__Exercise brief__. Exactly as written, repeat all of the records below.

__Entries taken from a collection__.
BEGIN

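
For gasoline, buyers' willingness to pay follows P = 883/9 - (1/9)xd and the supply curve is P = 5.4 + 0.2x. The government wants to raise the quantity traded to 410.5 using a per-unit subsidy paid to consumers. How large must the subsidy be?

At x = 410.5, from the demand curve buyers pay Pb = 883/9 − (1/9)·410.5 = 52.5; from the supply curve sellers need Ps = 5.4 + 0.2·410.5 = 87.5.
The subsidy must fill the gap: s = Ps − Pb = 87.5 − 52.5 = 35.

Required subsidy s = 35 per unit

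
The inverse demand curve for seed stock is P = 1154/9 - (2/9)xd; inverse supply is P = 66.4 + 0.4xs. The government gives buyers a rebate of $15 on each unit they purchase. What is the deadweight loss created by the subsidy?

Deadweight loss = 10125/56

Pre-subsidy: 1154/9 - (2/9)x = 66.4 + 0.4x gives x* = 1391/14 and P* = 743/7.
With the rebate, buyers effectively pay Pb = Ps − 15, where Ps is the price sellers receive.
On the curves, Pb = 1154/9 - (2/9)x and Ps = 66.4 + 0.4x; the wedge Ps − Pb = 15 gives 66.4 + 0.4x − (1154/9 - (2/9)x) = 15, so x' = 3457/28.
Then Pb = 1154/9 − (2/9)·(3457/28) = 1411/14 and Ps = 66.4 + 0.4·(3457/28) = 1621/14.
The subsidy expands output by 3457/28 − 1391/14 = 675/28 past the efficient level; on those units the gap between marginal cost and willingness to pay runs from 0 up to 15.
DWL = ½ × 15 × 675/28 = 10125/56.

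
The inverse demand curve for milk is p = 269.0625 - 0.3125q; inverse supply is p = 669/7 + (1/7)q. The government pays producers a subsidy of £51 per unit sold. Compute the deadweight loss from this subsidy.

Pre-subsidy: 269.0625 - 0.3125q = 669/7 + (1/7)q gives q* = 381 and p* = 150.
With the subsidy, sellers receive ps = pb + 51 for each unit, where pb is the price buyers pay.
On the curves, pb = 269.0625 - 0.3125q and ps = 669/7 + (1/7)q; the wedge ps − pb = 51 gives 669/7 + (1/7)q − (269.0625 - 0.3125q) = 51, so q' = 493.
Then pb = 269.0625 − 0.3125·493 = 115 and ps = 669/7 + (1/7)·493 = 166.
The subsidy expands output by 493 − 381 = 112 past the efficient level; on those units the gap between marginal cost and willingness to pay runs from 0 up to 51.
DWL = ½ × 51 × 112 = 2856.

Deadweight loss = £2856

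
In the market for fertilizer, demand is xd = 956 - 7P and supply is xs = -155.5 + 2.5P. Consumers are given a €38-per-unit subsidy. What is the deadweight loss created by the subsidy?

Deadweight loss = €1330

Pre-subsidy: 956 - 7P = -155.5 + 2.5P gives P* = 117, x* = 137.
With the rebate, buyers effectively pay Pb = Ps − 38, where Ps is the price sellers receive.
Demand in terms of Ps becomes xd = 956 − 7(Ps − 38) = 1222 - 7Ps. Setting this equal to supply: 1222 - 7Ps = -155.5 + 2.5Ps, so Ps = 145.
Buyers pay Pb = 145 − 38 = 107; x' = -155.5 + 2.5·145 = 207.
The subsidy expands output by 207 − 137 = 70 past the efficient level; on those units the gap between marginal cost and willingness to pay runs from 0 up to 38.
DWL = ½ × 38 × 70 = 1330.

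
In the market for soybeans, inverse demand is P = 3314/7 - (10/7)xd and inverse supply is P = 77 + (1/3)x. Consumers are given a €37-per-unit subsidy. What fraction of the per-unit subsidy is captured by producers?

Pre-subsidy: 3314/7 - (10/7)x = 77 + (1/3)x gives x* = 225 and P* = 152.
With the rebate, buyers effectively pay Pb = Ps − 37, where Ps is the price sellers receive.
On the curves, Pb = 3314/7 - (10/7)x and Ps = 77 + (1/3)x; the wedge Ps − Pb = 37 gives 77 + (1/3)x − (3314/7 - (10/7)x) = 37, so x' = 246.
Then Pb = 3314/7 − (10/7)·246 = 122 and Ps = 77 + (1/3)·246 = 159.
Buyers' price falls by P* − Pb = 152 − 122 = 30; sellers' price rises by Ps − P* = 159 − 152 = 7.
So producers capture 7/37 = 7/37 of each unit of subsidy.

Producer share = 7/37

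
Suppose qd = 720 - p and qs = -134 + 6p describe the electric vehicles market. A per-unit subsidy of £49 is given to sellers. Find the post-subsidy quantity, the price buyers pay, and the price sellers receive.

q' = 640; buyers pay £80; sellers receive £129

Pre-subsidy: 720 - p = -134 + 6p gives p* = 122, q* = 598.
With the subsidy, sellers receive ps = pb + 49 for each unit, where pb is the price buyers pay.
Supply in terms of pb becomes qs = -134 + 6(pb + 49) = 160 + 6pb. Setting this equal to demand: 720 - pb = 160 + 6pb, so pb = 80.
Sellers receive ps = 80 + 49 = 129; q' = 720 − 1·80 = 640.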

END

__Finished exercise__.
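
For gasoline, buyers' willingness to pay follows P = 883/9 - (1/9)xd and the supply curve is P = 5.4 + 0.2x. The government wants to raise the quantity traded to 410.5 using a per-unit subsidy paid to consumers. How large must the subsidy be?

At x = 410.5, from the demand curve buyers pay Pb = 883/9 − (1/9)·410.5 = 52.5; from the supply curve sellers need Ps = 5.4 + 0.2·410.5 = 87.5.
The subsidy must fill the gap: s = Ps − Pb = 87.5 − 52.5 = 35.

Required subsidy s = 35 per unit

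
The inverse demand curve for seed stock is P = 1154/9 - (2/9)xd; inverse supply is P = 66.4 + 0.4xs. The government gives buyers a rebate of $15 on each unit they purchase. What is the deadweight loss created by the subsidy?

Deadweight loss = 10125/56

Pre-subsidy: 1154/9 - (2/9)x = 66.4 + 0.4x gives x* = 1391/14 and P* = 743/7.
With the rebate, buyers effectively pay Pb = Ps − 15, where Ps is the price sellers receive.
On the curves, Pb = 1154/9 - (2/9)x and Ps = 66.4 + 0.4x; the wedge Ps − Pb = 15 gives 66.4 + 0.4x − (1154/9 - (2/9)x) = 15, so x' = 3457/28.
Then Pb = 1154/9 − (2/9)·(3457/28) = 1411/14 and Ps = 66.4 + 0.4·(3457/28) = 1621/14.
The subsidy expands output by 3457/28 − 1391/14 = 675/28 past the efficient level; on those units the gap between marginal cost and willingness to pay runs from 0 up to 15.
DWL = ½ × 15 × 675/28 = 10125/56.

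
The inverse demand curve for milk is p = 269.0625 - 0.3125q; inverse supply is p = 669/7 + (1/7)q. The government pays producers a subsidy of £51 per unit sold. Compute the deadweight loss from this subsidy.

Pre-subsidy: 269.0625 - 0.3125q = 669/7 + (1/7)q gives q* = 381 and p* = 150.
With the subsidy, sellers receive ps = pb + 51 for each unit, where pb is the price buyers pay.
On the curves, pb = 269.0625 - 0.3125q and ps = 669/7 + (1/7)q; the wedge ps − pb = 51 gives 669/7 + (1/7)q − (269.0625 - 0.3125q) = 51, so q' = 493.
Then pb = 269.0625 − 0.3125·493 = 115 and ps = 669/7 + (1/7)·493 = 166.
The subsidy expands output by 493 − 381 = 112 past the efficient level; on those units the gap between marginal cost and willingness to pay runs from 0 up to 51.
DWL = ½ × 51 × 112 = 2856.

Deadweight loss = £2856

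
In the market for fertilizer, demand is xd = 956 - 7P and supply is xs = -155.5 + 2.5P. Consumers are given a €38-per-unit subsidy. What is the deadweight loss created by the subsidy?

Deadweight loss = €1330

Pre-subsidy: 956 - 7P = -155.5 + 2.5P gives P* = 117, x* = 137.
With the rebate, buyers effectively pay Pb = Ps − 38, where Ps is the price sellers receive.
Demand in terms of Ps becomes xd = 956 − 7(Ps − 38) = 1222 - 7Ps. Setting this equal to supply: 1222 - 7Ps = -155.5 + 2.5Ps, so Ps = 145.
Buyers pay Pb = 145 − 38 = 107; x' = -155.5 + 2.5·145 = 207.
The subsidy expands output by 207 − 137 = 70 past the efficient level; on those units the gap between marginal cost and willingness to pay runs from 0 up to 38.
DWL = ½ × 38 × 70 = 1330.

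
In the market for soybeans, inverse demand is P = 3314/7 - (10/7)xd and inverse supply is P = 77 + (1/3)x. Consumers are given a €37-per-unit subsidy. What fraction of the per-unit subsidy is captured by producers?

Pre-subsidy: 3314/7 - (10/7)x = 77 + (1/3)x gives x* = 225 and P* = 152.
With the rebate, buyers effectively pay Pb = Ps − 37, where Ps is the price sellers receive.
On the curves, Pb = 3314/7 - (10/7)x and Ps = 77 + (1/3)x; the wedge Ps − Pb = 37 gives 77 + (1/3)x − (3314/7 - (10/7)x) = 37, so x' = 246.
Then Pb = 3314/7 − (10/7)·246 = 122 and Ps = 77 + (1/3)·246 = 159.
Buyers' price falls by P* − Pb = 152 − 122 = 30; sellers' price rises by Ps − P* = 159 − 152 = 7.
So producers capture 7/37 = 7/37 of each unit of subsidy.

Producer share = 7/37

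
Suppose qd = 720 - p and qs = -134 + 6p describe the electric vehicles market. A per-unit subsidy of £49 is given to sellers. Find the post-subsidy quantity, the price buyers pay, and the price sellers receive.

q' = 640; buyers pay £80; sellers receive £129

Pre-subsidy: 720 - p = -134 + 6p gives p* = 122, q* = 598.
With the subsidy, sellers receive ps = pb + 49 for each unit, where pb is the price buyers pay.
Supply in terms of pb becomes qs = -134 + 6(pb + 49) = 160 + 6pb. Setting this equal to demand: 720 - pb = 160 + 6pb, so pb = 80.
Sellers receive ps = 80 + 49 = 129; q' = 720 − 1·80 = 640.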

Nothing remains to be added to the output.